▶ _BRIEF_:
Your answer must be the full set of records, repeated exactly.

== GIVEN RECORDS ==

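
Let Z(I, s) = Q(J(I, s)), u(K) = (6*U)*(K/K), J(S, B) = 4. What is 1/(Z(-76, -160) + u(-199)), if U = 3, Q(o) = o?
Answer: 1/22 ≈ 0.045455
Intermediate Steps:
u(K) = 18 (u(K) = (6*3)*(K/K) = 18*1 = 18)
Z(I, s) = 4
1/(Z(-76, -160) + u(-199)) = 1/(4 + 18) = 1/22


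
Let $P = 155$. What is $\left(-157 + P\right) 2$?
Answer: $-4$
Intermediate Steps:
$\left(-157 + P\right) 2 = \left(-157 + 155\right) 2 = \left(-2\right) 2 = -4$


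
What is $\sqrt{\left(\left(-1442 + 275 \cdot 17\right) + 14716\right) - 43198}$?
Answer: $i \sqrt{25249} \approx 158.9 i$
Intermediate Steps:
$\sqrt{\left(\left(-1442 + 275 \cdot 17\right) + 14716\right) - 43198} = \sqrt{\left(\left(-1442 + 4675\right) + 14716\right) - 43198} = \sqrt{\left(3233 + 14716\right) - 43198} = \sqrt{17949 - 43198} = \sqrt{-25249} = i \sqrt{25249}$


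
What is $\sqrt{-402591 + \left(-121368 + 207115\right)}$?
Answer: $2 i \sqrt{79211} \approx 562.89 i$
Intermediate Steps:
$\sqrt{-402591 + \left(-121368 + 207115\right)} = \sqrt{-402591 + 85747} = \sqrt{-316844} = 2 i \sqrt{79211}$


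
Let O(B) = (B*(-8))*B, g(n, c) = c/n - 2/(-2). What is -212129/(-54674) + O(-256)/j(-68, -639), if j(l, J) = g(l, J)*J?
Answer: 2045048858333/24700237002 ≈ 82.795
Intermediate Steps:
g(n, c) = 1 + c/n (g(n, c) = c/n - 2*(-½) = c/n + 1 = 1 + c/n)
j(l, J) = J*(J + l)/l (j(l, J) = ((J + l)/l)*J = J*(J + l)/l)
O(B) = -8*B² (O(B) = (-8*B)*B = -8*B²)
-212129/(-54674) + O(-256)/j(-68, -639) = -212129/(-54674) + (-8*(-256)²)/((-639*(-639 - 68)/(-68))) = -212129*(-1/54674) + (-8*65536)/((-639*(-1/68)*(-707))) = 212129/54674 - 524288/(-451773/68) = 212129/54674 - 524288*(-68/451773) = 212129/54674 + 35651584/451773 = 2045048858333/24700237002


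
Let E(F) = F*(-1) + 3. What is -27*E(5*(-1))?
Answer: -216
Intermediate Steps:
E(F) = 3 - F (E(F) = -F + 3 = 3 - F)
-27*E(5*(-1)) = -27*(3 - 5*(-1)) = -27*(3 - 1*(-5)) = -27*(3 + 5) = -27*8 = -216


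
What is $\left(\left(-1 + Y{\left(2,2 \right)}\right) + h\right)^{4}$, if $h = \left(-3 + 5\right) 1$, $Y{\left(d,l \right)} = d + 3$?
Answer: $1296$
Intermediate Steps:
$Y{\left(d,l \right)} = 3 + d$
$h = 2$ ($h = 2 \cdot 1 = 2$)
$\left(\left(-1 + Y{\left(2,2 \right)}\right) + h\right)^{4} = \left(\left(-1 + \left(3 + 2\right)\right) + 2\right)^{4} = \left(\left(-1 + 5\right) + 2\right)^{4} = \left(4 + 2\right)^{4} = 6^{4} = 1296$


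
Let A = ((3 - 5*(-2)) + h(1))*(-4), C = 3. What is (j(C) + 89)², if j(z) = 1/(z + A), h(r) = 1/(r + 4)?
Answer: 490888336/62001 ≈ 7917.4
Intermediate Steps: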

===

▶ _RESPONSE TO THIS TASK_:
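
Let Z(I, s) = Q(J(I, s)), u(K) = (6*U)*(K/K), J(S, B) = 4. What is 1/(Z(-76, -160) + u(-199)), if U = 3, Q(o) = o?
Answer: 1/22 ≈ 0.045455
Intermediate Steps:
u(K) = 18 (u(K) = (6*3)*(K/K) = 18*1 = 18)
Z(I, s) = 4
1/(Z(-76, -160) + u(-199)) = 1/(4 + 18) = 1/22


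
Let $P = 155$. What is $\left(-157 + P\right) 2$?
Answer: $-4$
Intermediate Steps:
$\left(-157 + P\right) 2 = \left(-157 + 155\right) 2 = \left(-2\right) 2 = -4$


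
What is $\sqrt{\left(\left(-1442 + 275 \cdot 17\right) + 14716\right) - 43198}$?
Answer: $i \sqrt{25249} \approx 158.9 i$
Intermediate Steps:
$\sqrt{\left(\left(-1442 + 275 \cdot 17\right) + 14716\right) - 43198} = \sqrt{\left(\left(-1442 + 4675\right) + 14716\right) - 43198} = \sqrt{\left(3233 + 14716\right) - 43198} = \sqrt{17949 - 43198} = \sqrt{-25249} = i \sqrt{25249}$


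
What is $\sqrt{-402591 + \left(-121368 + 207115\right)}$?
Answer: $2 i \sqrt{79211} \approx 562.89 i$
Intermediate Steps:
$\sqrt{-402591 + \left(-121368 + 207115\right)} = \sqrt{-402591 + 85747} = \sqrt{-316844} = 2 i \sqrt{79211}$


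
Let O(B) = (B*(-8))*B, g(n, c) = c/n - 2/(-2). What is -212129/(-54674) + O(-256)/j(-68, -639), if j(l, J) = g(l, J)*J?
Answer: 2045048858333/24700237002 ≈ 82.795
Intermediate Steps:
g(n, c) = 1 + c/n (g(n, c) = c/n - 2*(-½) = c/n + 1 = 1 + c/n)
j(l, J) = J*(J + l)/l (j(l, J) = ((J + l)/l)*J = J*(J + l)/l)
O(B) = -8*B² (O(B) = (-8*B)*B = -8*B²)
-212129/(-54674) + O(-256)/j(-68, -639) = -212129/(-54674) + (-8*(-256)²)/((-639*(-639 - 68)/(-68))) = -212129*(-1/54674) + (-8*65536)/((-639*(-1/68)*(-707))) = 212129/54674 - 524288/(-451773/68) = 212129/54674 - 524288*(-68/451773) = 212129/54674 + 35651584/451773 = 2045048858333/24700237002


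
Let E(F) = F*(-1) + 3. What is -27*E(5*(-1))?
Answer: -216
Intermediate Steps:
E(F) = 3 - F (E(F) = -F + 3 = 3 - F)
-27*E(5*(-1)) = -27*(3 - 5*(-1)) = -27*(3 - 1*(-5)) = -27*(3 + 5) = -27*8 = -216


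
What is $\left(\left(-1 + Y{\left(2,2 \right)}\right) + h\right)^{4}$, if $h = \left(-3 + 5\right) 1$, $Y{\left(d,l \right)} = d + 3$?
Answer: $1296$
Intermediate Steps:
$Y{\left(d,l \right)} = 3 + d$
$h = 2$ ($h = 2 \cdot 1 = 2$)
$\left(\left(-1 + Y{\left(2,2 \right)}\right) + h\right)^{4} = \left(\left(-1 + \left(3 + 2\right)\right) + 2\right)^{4} = \left(\left(-1 + 5\right) + 2\right)^{4} = \left(4 + 2\right)^{4} = 6^{4} = 1296$


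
Let A = ((3 - 5*(-2)) + h(1))*(-4), C = 3. What is (j(C) + 89)², if j(z) = 1/(z + A), h(r) = 1/(r + 4)?
Answer: 490888336/62001 ≈ 7917.4
Intermediate Steps: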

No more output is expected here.